Source material ▸

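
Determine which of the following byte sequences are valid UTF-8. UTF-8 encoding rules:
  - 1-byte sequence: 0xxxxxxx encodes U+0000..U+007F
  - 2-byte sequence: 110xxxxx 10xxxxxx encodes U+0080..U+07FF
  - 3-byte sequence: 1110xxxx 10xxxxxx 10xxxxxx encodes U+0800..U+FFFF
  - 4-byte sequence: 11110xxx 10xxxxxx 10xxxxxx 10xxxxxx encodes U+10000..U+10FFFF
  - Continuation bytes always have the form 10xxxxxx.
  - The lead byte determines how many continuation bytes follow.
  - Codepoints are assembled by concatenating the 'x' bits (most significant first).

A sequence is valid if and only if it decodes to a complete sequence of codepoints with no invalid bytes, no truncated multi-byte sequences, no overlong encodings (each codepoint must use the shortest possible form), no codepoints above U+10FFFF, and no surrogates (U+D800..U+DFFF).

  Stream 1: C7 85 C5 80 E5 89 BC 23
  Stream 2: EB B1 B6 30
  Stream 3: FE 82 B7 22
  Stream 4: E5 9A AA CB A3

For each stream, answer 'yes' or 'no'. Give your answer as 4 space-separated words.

Stream 1: decodes cleanly. VALID
Stream 2: decodes cleanly. VALID
Stream 3: error at byte offset 0. INVALID
Stream 4: decodes cleanly. VALID

Answer: yes yes no yes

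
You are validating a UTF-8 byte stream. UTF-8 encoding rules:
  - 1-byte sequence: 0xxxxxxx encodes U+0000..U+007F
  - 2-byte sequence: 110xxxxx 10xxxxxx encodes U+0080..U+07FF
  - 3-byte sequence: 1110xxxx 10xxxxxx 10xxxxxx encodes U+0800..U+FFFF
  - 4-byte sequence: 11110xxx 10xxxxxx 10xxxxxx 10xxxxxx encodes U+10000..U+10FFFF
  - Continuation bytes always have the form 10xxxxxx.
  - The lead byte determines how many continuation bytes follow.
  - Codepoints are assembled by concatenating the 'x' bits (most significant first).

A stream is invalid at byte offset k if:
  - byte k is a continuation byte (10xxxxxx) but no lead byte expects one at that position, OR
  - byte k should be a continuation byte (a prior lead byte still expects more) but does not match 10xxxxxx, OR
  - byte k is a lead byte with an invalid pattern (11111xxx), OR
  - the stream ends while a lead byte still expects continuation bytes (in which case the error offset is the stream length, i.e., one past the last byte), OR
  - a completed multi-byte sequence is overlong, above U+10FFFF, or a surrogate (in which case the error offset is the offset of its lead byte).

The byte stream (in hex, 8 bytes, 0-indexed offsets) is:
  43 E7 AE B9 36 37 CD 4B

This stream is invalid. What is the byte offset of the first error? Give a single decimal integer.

Answer: 7

Derivation:
Byte[0]=43: 1-byte ASCII. cp=U+0043
Byte[1]=E7: 3-byte lead, need 2 cont bytes. acc=0x7
Byte[2]=AE: continuation. acc=(acc<<6)|0x2E=0x1EE
Byte[3]=B9: continuation. acc=(acc<<6)|0x39=0x7BB9
Completed: cp=U+7BB9 (starts at byte 1)
Byte[4]=36: 1-byte ASCII. cp=U+0036
Byte[5]=37: 1-byte ASCII. cp=U+0037
Byte[6]=CD: 2-byte lead, need 1 cont bytes. acc=0xD
Byte[7]=4B: expected 10xxxxxx continuation. INVALID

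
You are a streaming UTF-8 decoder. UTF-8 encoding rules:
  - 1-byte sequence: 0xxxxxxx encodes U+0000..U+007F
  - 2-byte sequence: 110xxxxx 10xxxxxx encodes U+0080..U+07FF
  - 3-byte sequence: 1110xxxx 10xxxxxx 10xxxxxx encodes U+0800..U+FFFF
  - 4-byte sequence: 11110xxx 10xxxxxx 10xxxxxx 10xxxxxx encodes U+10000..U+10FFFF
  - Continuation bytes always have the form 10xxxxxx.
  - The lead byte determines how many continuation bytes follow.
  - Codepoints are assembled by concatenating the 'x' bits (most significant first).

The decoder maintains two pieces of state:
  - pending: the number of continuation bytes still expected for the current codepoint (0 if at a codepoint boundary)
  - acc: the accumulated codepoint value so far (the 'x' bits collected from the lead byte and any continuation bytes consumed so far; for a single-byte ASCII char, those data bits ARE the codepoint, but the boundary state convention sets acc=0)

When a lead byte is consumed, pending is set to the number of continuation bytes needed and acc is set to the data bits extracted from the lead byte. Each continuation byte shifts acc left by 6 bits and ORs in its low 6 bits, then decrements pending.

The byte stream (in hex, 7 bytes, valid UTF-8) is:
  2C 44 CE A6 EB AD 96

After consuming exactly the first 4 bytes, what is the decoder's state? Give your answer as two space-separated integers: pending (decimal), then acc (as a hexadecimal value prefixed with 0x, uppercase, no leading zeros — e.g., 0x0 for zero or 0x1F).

Answer: 0 0x3A6

Derivation:
Byte[0]=2C: 1-byte. pending=0, acc=0x0
Byte[1]=44: 1-byte. pending=0, acc=0x0
Byte[2]=CE: 2-byte lead. pending=1, acc=0xE
Byte[3]=A6: continuation. acc=(acc<<6)|0x26=0x3A6, pending=0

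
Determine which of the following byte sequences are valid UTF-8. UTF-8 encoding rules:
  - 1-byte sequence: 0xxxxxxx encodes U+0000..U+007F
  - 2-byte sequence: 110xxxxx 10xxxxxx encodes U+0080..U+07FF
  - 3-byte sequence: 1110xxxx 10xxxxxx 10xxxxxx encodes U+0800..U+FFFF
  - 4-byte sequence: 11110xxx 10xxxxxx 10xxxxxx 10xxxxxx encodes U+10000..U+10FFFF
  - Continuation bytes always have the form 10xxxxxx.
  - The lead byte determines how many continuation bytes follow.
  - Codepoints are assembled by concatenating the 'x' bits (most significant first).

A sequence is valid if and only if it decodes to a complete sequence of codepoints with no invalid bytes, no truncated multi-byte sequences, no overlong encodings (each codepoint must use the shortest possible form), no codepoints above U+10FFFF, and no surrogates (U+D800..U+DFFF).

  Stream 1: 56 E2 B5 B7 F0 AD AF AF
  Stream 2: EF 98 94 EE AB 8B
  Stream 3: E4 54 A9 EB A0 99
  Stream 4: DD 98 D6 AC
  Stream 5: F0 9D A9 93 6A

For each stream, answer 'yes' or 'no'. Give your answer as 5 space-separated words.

Stream 1: decodes cleanly. VALID
Stream 2: decodes cleanly. VALID
Stream 3: error at byte offset 1. INVALID
Stream 4: decodes cleanly. VALID
Stream 5: decodes cleanly. VALID

Answer: yes yes no yes yes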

Work to be completed ▸ Output the entire listing above, character for character.

Solution to the problem ▸
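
Determine which of the following byte sequences are valid UTF-8. UTF-8 encoding rules:
  - 1-byte sequence: 0xxxxxxx encodes U+0000..U+007F
  - 2-byte sequence: 110xxxxx 10xxxxxx encodes U+0080..U+07FF
  - 3-byte sequence: 1110xxxx 10xxxxxx 10xxxxxx encodes U+0800..U+FFFF
  - 4-byte sequence: 11110xxx 10xxxxxx 10xxxxxx 10xxxxxx encodes U+10000..U+10FFFF
  - Continuation bytes always have the form 10xxxxxx.
  - The lead byte determines how many continuation bytes follow.
  - Codepoints are assembled by concatenating the 'x' bits (most significant first).

A sequence is valid if and only if it decodes to a complete sequence of codepoints with no invalid bytes, no truncated multi-byte sequences, no overlong encodings (each codepoint must use the shortest possible form), no codepoints above U+10FFFF, and no surrogates (U+D800..U+DFFF).

  Stream 1: C7 85 C5 80 E5 89 BC 23
  Stream 2: EB B1 B6 30
  Stream 3: FE 82 B7 22
  Stream 4: E5 9A AA CB A3

For each stream, answer 'yes' or 'no'. Give your answer as 4 space-separated words.

Stream 1: decodes cleanly. VALID
Stream 2: decodes cleanly. VALID
Stream 3: error at byte offset 0. INVALID
Stream 4: decodes cleanly. VALID

Answer: yes yes no yes

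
You are validating a UTF-8 byte stream. UTF-8 encoding rules:
  - 1-byte sequence: 0xxxxxxx encodes U+0000..U+007F
  - 2-byte sequence: 110xxxxx 10xxxxxx encodes U+0080..U+07FF
  - 3-byte sequence: 1110xxxx 10xxxxxx 10xxxxxx encodes U+0800..U+FFFF
  - 4-byte sequence: 11110xxx 10xxxxxx 10xxxxxx 10xxxxxx encodes U+10000..U+10FFFF
  - Continuation bytes always have the form 10xxxxxx.
  - The lead byte determines how many continuation bytes follow.
  - Codepoints are assembled by concatenating the 'x' bits (most significant first).

A stream is invalid at byte offset k if:
  - byte k is a continuation byte (10xxxxxx) but no lead byte expects one at that position, OR
  - byte k should be a continuation byte (a prior lead byte still expects more) but does not match 10xxxxxx, OR
  - byte k is a lead byte with an invalid pattern (11111xxx), OR
  - the stream ends while a lead byte still expects continuation bytes (in which case the error offset is the stream length, i.e., one past the last byte), OR
  - a completed multi-byte sequence is overlong, above U+10FFFF, or a surrogate (in which case the error offset is the offset of its lead byte).

The byte stream (in hex, 8 bytes, 0-indexed offsets) is:
  43 E7 AE B9 36 37 CD 4B

This stream is invalid. What is the byte offset of the first error? Give a single decimal integer.

Answer: 7

Derivation:
Byte[0]=43: 1-byte ASCII. cp=U+0043
Byte[1]=E7: 3-byte lead, need 2 cont bytes. acc=0x7
Byte[2]=AE: continuation. acc=(acc<<6)|0x2E=0x1EE
Byte[3]=B9: continuation. acc=(acc<<6)|0x39=0x7BB9
Completed: cp=U+7BB9 (starts at byte 1)
Byte[4]=36: 1-byte ASCII. cp=U+0036
Byte[5]=37: 1-byte ASCII. cp=U+0037
Byte[6]=CD: 2-byte lead, need 1 cont bytes. acc=0xD
Byte[7]=4B: expected 10xxxxxx continuation. INVALID

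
You are a streaming UTF-8 decoder. UTF-8 encoding rules:
  - 1-byte sequence: 0xxxxxxx encodes U+0000..U+007F
  - 2-byte sequence: 110xxxxx 10xxxxxx encodes U+0080..U+07FF
  - 3-byte sequence: 1110xxxx 10xxxxxx 10xxxxxx encodes U+0800..U+FFFF
  - 4-byte sequence: 11110xxx 10xxxxxx 10xxxxxx 10xxxxxx encodes U+10000..U+10FFFF
  - Continuation bytes always have the form 10xxxxxx.
  - The lead byte determines how many continuation bytes follow.
  - Codepoints are assembled by concatenating the 'x' bits (most significant first).

The decoder maintains two pieces of state:
  - pending: the number of continuation bytes still expected for the current codepoint (0 if at a codepoint boundary)
  - acc: the accumulated codepoint value so far (the 'x' bits collected from the lead byte and any continuation bytes consumed so far; for a single-byte ASCII char, those data bits ARE the codepoint, but the boundary state convention sets acc=0)

When a lead byte is consumed, pending is set to the number of continuation bytes needed and acc is set to the data bits extracted from the lead byte. Each continuation byte shifts acc left by 6 bits and ORs in its low 6 bits, then decrements pending.

The byte stream (in hex, 7 bytes, valid UTF-8) is:
  2C 44 CE A6 EB AD 96

After consuming exactly the first 4 bytes, what is the decoder's state? Give your answer as two space-separated integers: pending (decimal), then acc (as a hexadecimal value prefixed with 0x, uppercase, no leading zeros — e.g., 0x0 for zero or 0x1F).

Answer: 0 0x3A6

Derivation:
Byte[0]=2C: 1-byte. pending=0, acc=0x0
Byte[1]=44: 1-byte. pending=0, acc=0x0
Byte[2]=CE: 2-byte lead. pending=1, acc=0xE
Byte[3]=A6: continuation. acc=(acc<<6)|0x26=0x3A6, pending=0

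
Determine which of the following byte sequences are valid UTF-8. UTF-8 encoding rules:
  - 1-byte sequence: 0xxxxxxx encodes U+0000..U+007F
  - 2-byte sequence: 110xxxxx 10xxxxxx encodes U+0080..U+07FF
  - 3-byte sequence: 1110xxxx 10xxxxxx 10xxxxxx encodes U+0800..U+FFFF
  - 4-byte sequence: 11110xxx 10xxxxxx 10xxxxxx 10xxxxxx encodes U+10000..U+10FFFF
  - Continuation bytes always have the form 10xxxxxx.
  - The lead byte determines how many continuation bytes follow.
  - Codepoints are assembled by concatenating the 'x' bits (most significant first).

A sequence is valid if and only if it decodes to a complete sequence of codepoints with no invalid bytes, no truncated multi-byte sequences, no overlong encodings (each codepoint must use the shortest possible form), no codepoints above U+10FFFF, and no surrogates (U+D800..U+DFFF).

  Stream 1: 56 E2 B5 B7 F0 AD AF AF
  Stream 2: EF 98 94 EE AB 8B
  Stream 3: E4 54 A9 EB A0 99
  Stream 4: DD 98 D6 AC
  Stream 5: F0 9D A9 93 6A

For each stream, answer 'yes' or 'no'. Give your answer as 5 space-separated words.

Stream 1: decodes cleanly. VALID
Stream 2: decodes cleanly. VALID
Stream 3: error at byte offset 1. INVALID
Stream 4: decodes cleanly. VALID
Stream 5: decodes cleanly. VALID

Answer: yes yes no yes yes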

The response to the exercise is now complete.